## WHAT THE TASK REQUIRES
Take the line that contains "A ground-source heat pump rejects" as the first line and the last line of the material below as the final one; reproduce exactly the lines between, inclusive.

- Opening Delimiter -

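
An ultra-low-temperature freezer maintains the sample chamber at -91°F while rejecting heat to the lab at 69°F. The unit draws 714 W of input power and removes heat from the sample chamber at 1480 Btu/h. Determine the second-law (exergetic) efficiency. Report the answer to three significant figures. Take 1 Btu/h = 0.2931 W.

0.264

Converting, Q̇_C = 1480 Btu/h = 433.8 W, so COP_actual = Q̇_C/Ẇ = 433.8/714.0 = 0.6075.
In absolute terms T_C = 204.82 K and T_H = 293.71 K, so ΔT = 88.89 K.
COP_Carnot = T_C/ΔT = 204.82/88.89 = 2.304.
η_II = COP_actual/COP_Carnot = 0.6075/2.304 = 0.2637.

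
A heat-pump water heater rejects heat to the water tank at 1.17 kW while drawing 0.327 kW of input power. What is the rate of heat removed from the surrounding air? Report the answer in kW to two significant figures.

For a cyclic device the first law requires Q̇_H = Q̇_C + Ẇ.
Q̇_C = Q̇_H − Ẇ = 0.8430 kW.

0.84 kW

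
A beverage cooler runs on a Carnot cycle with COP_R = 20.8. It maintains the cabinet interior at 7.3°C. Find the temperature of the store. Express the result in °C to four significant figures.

COP_R = T_C/(T_H − T_C) gives T_H − T_C = T_C/COP.
With T_C = 280.45 K, T_H = 280.45 × (1 + 1/20.8) = 293.93 K.
Converting, 293.93 K = 20.78°C.

20.78 °C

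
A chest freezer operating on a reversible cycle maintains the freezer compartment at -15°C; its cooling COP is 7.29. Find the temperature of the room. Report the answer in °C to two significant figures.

COP_R = T_C/(T_H − T_C) gives T_H − T_C = T_C/COP.
With T_C = 258.15 K, T_H = 258.15 × (1 + 1/7.29) = 293.56 K.
Converting, 293.56 K = 20.41°C.

20 °C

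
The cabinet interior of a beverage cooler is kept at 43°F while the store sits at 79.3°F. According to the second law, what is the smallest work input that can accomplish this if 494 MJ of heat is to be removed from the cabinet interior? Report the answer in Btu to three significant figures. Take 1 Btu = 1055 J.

In absolute terms T_C = 279.26 K and T_H = 299.43 K, so ΔT = 20.17 K.
The reversible limit is COP_R = T_C/ΔT = 13.85, so W_min = Q_C/COP = Q_C·ΔT/T_C.
W_min = 494.0 × 20.17/279.26 = 35.67 MJ = 33810 Btu.

33800 Btu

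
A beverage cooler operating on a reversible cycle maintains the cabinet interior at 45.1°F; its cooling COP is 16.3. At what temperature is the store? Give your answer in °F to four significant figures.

COP_R = T_C/(T_H − T_C) gives T_H − T_C = T_C/COP.
With T_C = 280.43 K, T_H = 280.43 × (1 + 1/16.3) = 297.63 K.
Converting, 297.63 K = 76.07°F.

76.07 °F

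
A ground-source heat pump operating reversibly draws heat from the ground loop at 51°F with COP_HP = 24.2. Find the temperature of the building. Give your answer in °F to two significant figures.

COP_HP = T_H/(T_H − T_C) rearranges to T_H = COP·T_C/(COP − 1).
With T_C = 283.71 K, T_H = 24.2 × 283.71/23.20 = 295.93 K.
Converting, 295.93 K = 73.01°F.

73 °F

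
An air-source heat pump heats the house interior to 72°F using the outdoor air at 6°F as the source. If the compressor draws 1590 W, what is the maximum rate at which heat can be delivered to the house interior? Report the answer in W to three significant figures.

12800 W

In absolute terms T_C = 258.71 K and T_H = 295.37 K, so ΔT = 36.67 K.
COP_Carnot = T_H/ΔT = 295.37/36.67 = 8.056.
Q̇_max = COP_Carnot × Ẇ = 8.056 × 1590 W = 12810 W.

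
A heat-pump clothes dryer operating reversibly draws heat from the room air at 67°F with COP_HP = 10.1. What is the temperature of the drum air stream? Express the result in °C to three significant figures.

COP_HP = T_H/(T_H − T_C) rearranges to T_H = COP·T_C/(COP − 1).
With T_C = 292.59 K, T_H = 10.1 × 292.59/9.100 = 324.75 K.
Converting, 324.75 K = 51.60°C.

51.6 °C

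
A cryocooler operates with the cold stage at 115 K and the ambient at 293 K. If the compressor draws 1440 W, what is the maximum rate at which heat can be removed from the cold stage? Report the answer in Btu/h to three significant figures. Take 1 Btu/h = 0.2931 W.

The reservoir spacing is ΔT = 293 − 115 = 178.0 K.
COP_Carnot = T_C/ΔT = 115.00/178.0 = 0.6461.
Q̇_max = COP_Carnot × Ẇ = 0.6461 × 1440 W = 930.3 W = 3174 Btu/h.

3170 Btu/h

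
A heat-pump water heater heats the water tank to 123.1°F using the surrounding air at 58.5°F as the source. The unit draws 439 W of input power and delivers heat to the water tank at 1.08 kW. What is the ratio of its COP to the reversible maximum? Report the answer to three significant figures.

Converting, Q̇_H = 1.080 kW = 1080 W, so COP_actual = Q̇_H/Ẇ = 1080/439.0 = 2.460.
In absolute terms T_C = 287.87 K and T_H = 323.76 K, so ΔT = 35.89 K.
COP_Carnot = T_H/ΔT = 323.76/35.89 = 9.021.
η_II = COP_actual/COP_Carnot = 2.460/9.021 = 0.2727.

0.273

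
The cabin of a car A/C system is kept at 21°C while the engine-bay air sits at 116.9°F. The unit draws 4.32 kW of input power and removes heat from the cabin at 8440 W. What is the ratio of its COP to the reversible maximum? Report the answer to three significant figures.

Converting, Q̇_C = 8440 W = 8.440 kW, so COP_actual = Q̇_C/Ẇ = 8.440/4.320 = 1.954.
In absolute terms T_C = 294.15 K and T_H = 320.32 K, so ΔT = 26.17 K.
COP_Carnot = T_C/ΔT = 294.15/26.17 = 11.24.
η_II = COP_actual/COP_Carnot = 1.954/11.24 = 0.1738.

0.174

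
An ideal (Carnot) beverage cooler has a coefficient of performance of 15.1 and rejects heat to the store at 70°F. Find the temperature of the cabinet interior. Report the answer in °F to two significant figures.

For a Carnot refrigerator COP_R = T_C/(T_H − T_C), so T_C = COP·T_H/(1 + COP).
With T_H = 294.26 K, T_C = 15.1 × 294.26/16.10 = 275.98 K.
Converting, 275.98 K = 37.10°F.

37 °F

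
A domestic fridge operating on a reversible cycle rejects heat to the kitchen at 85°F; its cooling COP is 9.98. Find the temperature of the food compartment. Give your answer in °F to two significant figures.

For a Carnot refrigerator COP_R = T_C/(T_H − T_C), so T_C = COP·T_H/(1 + COP).
With T_H = 302.59 K, T_C = 9.98 × 302.59/10.98 = 275.04 K.
Converting, 275.04 K = 35.39°F.

35 °F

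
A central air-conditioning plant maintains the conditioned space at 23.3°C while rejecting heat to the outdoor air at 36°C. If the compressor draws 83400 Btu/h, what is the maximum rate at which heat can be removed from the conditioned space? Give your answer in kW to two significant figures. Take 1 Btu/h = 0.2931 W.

In absolute terms T_C = 296.45 K and T_H = 309.15 K, so ΔT = 12.70 K.
COP_Carnot = T_C/ΔT = 296.45/12.70 = 23.34.
Q̇_max = COP_Carnot × Ẇ = 23.34 × 83400 Btu/h = 1947000 Btu/h = 570.6 kW.

570 kW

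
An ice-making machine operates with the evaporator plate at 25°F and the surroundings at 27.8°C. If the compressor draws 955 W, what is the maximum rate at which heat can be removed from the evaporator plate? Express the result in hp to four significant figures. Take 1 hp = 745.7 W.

10.88 hp

In absolute terms T_C = 269.26 K and T_H = 300.95 K, so ΔT = 31.69 K.
COP_Carnot = T_C/ΔT = 269.26/31.69 = 8.497.
Q̇_max = COP_Carnot × Ẇ = 8.497 × 955.0 W = 8115 W = 10.88 hp.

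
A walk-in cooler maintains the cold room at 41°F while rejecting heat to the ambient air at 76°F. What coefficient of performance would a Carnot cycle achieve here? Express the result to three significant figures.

In absolute terms T_C = 278.15 K and T_H = 297.59 K, so ΔT = 19.44 K.
For a reversible cycle, COP_Carnot = T_C/ΔT = 278.15/19.44 = 14.30.

14.3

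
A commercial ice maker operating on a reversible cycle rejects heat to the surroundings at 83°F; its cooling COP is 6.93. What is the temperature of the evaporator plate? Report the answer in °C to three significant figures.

For a Carnot refrigerator COP_R = T_C/(T_H − T_C), so T_C = COP·T_H/(1 + COP).
With T_H = 301.48 K, T_C = 6.93 × 301.48/7.930 = 263.47 K.
Converting, 263.47 K = -9.68°C.

-9.68 °C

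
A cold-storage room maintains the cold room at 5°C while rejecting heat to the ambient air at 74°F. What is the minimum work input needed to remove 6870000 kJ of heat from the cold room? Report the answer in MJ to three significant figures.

453 MJ

In absolute terms T_C = 278.15 K and T_H = 296.48 K, so ΔT = 18.33 K.
The reversible limit is COP_R = T_C/ΔT = 15.17, so W_min = Q_C/COP = Q_C·ΔT/T_C.
W_min = 6870000 × 18.33/278.15 = 452800 kJ = 452.8 MJ.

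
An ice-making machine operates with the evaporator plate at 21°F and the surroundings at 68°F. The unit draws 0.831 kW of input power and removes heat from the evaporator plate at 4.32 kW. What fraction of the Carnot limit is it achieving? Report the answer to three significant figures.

0.508

COP_actual = Q̇_C/Ẇ = 4.320/0.8310 = 5.199.
In absolute terms T_C = 267.04 K and T_H = 293.15 K, so ΔT = 26.11 K.
COP_Carnot = T_C/ΔT = 267.04/26.11 = 10.23.
η_II = COP_actual/COP_Carnot = 5.199/10.23 = 0.5083.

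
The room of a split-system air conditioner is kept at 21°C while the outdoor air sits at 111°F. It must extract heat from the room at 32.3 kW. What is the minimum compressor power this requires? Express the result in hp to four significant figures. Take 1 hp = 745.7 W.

3.370 hp

In absolute terms T_C = 294.15 K and T_H = 317.04 K, so ΔT = 22.89 K.
COP_Carnot = T_C/ΔT = 294.15/22.89 = 12.85.
Ẇ_min = Q̇/COP_Carnot = 32.30/12.85 = 2.513 kW = 3.370 hp.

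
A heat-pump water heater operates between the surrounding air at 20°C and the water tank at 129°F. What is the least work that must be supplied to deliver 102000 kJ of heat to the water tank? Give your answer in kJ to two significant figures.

In absolute terms T_C = 293.15 K and T_H = 327.04 K, so ΔT = 33.89 K.
The reversible limit is COP_HP = T_H/ΔT = 9.650, so W_min = Q_H/COP = Q_H·ΔT/T_H.
W_min = 102000 × 33.89/327.04 = 10570 kJ.

11000 kJ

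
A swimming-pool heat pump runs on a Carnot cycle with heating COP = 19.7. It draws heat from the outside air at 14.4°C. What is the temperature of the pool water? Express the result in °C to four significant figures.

COP_HP = T_H/(T_H − T_C) rearranges to T_H = COP·T_C/(COP − 1).
With T_C = 287.55 K, T_H = 19.7 × 287.55/18.70 = 302.93 K.
Converting, 302.93 K = 29.78°C.

29.78 °C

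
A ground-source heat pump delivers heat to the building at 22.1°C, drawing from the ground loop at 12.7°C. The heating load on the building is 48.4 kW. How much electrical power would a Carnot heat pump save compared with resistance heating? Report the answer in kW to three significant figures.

46.9 kW

In absolute terms T_C = 285.85 K and T_H = 295.25 K, so ΔT = 9.400 K.
COP_Carnot = T_H/ΔT = 295.25/9.400 = 31.41.
Resistance heating needs Ẇ_res = Q̇_H = 48.40 kW; the reversible heat pump needs only Ẇ_hp = Q̇_H/COP = 1.541 kW.
Saving = 48.40 − 1.541 = 46.86 kW.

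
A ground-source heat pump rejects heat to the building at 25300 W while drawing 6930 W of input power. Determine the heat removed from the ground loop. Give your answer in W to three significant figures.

For a cyclic device the first law requires Q̇_H = Q̇_C + Ẇ.
Q̇_C = Q̇_H − Ẇ = 18370 W.

18400 W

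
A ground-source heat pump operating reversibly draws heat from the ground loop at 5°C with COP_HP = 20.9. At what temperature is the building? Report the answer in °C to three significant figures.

COP_HP = T_H/(T_H − T_C) rearranges to T_H = COP·T_C/(COP − 1).
With T_C = 278.15 K, T_H = 20.9 × 278.15/19.90 = 292.13 K.
Converting, 292.13 K = 18.98°C.

19.0 °C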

- Closing Delimiter -

## SOLUTION TO THE EXERCISE
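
A ground-source heat pump rejects heat to the building at 25300 W while drawing 6930 W of input power. Determine the heat removed from the ground loop. Give your answer in W to three significant figures.

For a cyclic device the first law requires Q̇_H = Q̇_C + Ẇ.
Q̇_C = Q̇_H − Ẇ = 18370 W.

18400 W

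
A ground-source heat pump operating reversibly draws heat from the ground loop at 5°C with COP_HP = 20.9. At what temperature is the building? Report the answer in °C to three significant figures.

COP_HP = T_H/(T_H − T_C) rearranges to T_H = COP·T_C/(COP − 1).
With T_C = 278.15 K, T_H = 20.9 × 278.15/19.90 = 292.13 K.
Converting, 292.13 K = 18.98°C.

19.0 °C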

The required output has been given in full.